EXERCISE:
Restate word for word the lines of the records below, starting at the line that contains "Consider the calculus MLL over atoms p0 … p3." and ending at the line that contains "Decide whether the", with both of those lines included and nothing else.

DATA FOR THIS TASK:

▼

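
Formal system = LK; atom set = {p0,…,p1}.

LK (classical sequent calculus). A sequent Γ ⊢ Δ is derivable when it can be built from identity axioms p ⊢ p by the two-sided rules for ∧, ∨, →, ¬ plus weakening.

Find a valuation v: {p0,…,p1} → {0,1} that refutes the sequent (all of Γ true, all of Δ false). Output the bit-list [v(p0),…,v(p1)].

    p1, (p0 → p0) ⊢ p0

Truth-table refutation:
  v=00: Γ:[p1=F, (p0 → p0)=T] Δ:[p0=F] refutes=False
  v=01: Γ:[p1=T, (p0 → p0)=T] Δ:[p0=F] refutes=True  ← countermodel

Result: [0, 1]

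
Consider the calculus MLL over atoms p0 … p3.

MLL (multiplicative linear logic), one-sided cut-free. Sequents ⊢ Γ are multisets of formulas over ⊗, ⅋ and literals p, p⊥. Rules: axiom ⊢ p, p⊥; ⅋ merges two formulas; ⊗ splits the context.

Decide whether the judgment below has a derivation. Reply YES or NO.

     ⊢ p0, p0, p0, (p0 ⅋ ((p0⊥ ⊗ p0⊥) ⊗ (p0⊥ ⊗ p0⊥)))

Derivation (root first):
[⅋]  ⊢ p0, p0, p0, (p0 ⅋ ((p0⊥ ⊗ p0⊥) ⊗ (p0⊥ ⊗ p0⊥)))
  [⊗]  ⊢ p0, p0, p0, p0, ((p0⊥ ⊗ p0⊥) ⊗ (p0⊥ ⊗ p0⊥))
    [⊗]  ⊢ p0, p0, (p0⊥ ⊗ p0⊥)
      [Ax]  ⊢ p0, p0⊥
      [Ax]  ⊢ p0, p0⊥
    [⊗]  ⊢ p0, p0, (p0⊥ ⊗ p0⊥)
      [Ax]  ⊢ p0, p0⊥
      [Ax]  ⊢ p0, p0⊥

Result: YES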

▲

EXERCISE RESULT:
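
Consider the calculus MLL over atoms p0 … p3.

MLL (multiplicative linear logic), one-sided cut-free. Sequents ⊢ Γ are multisets of formulas over ⊗, ⅋ and literals p, p⊥. Rules: axiom ⊢ p, p⊥; ⅋ merges two formulas; ⊗ splits the context.

Decide whether the judgment below has a derivation. Reply YES or NO.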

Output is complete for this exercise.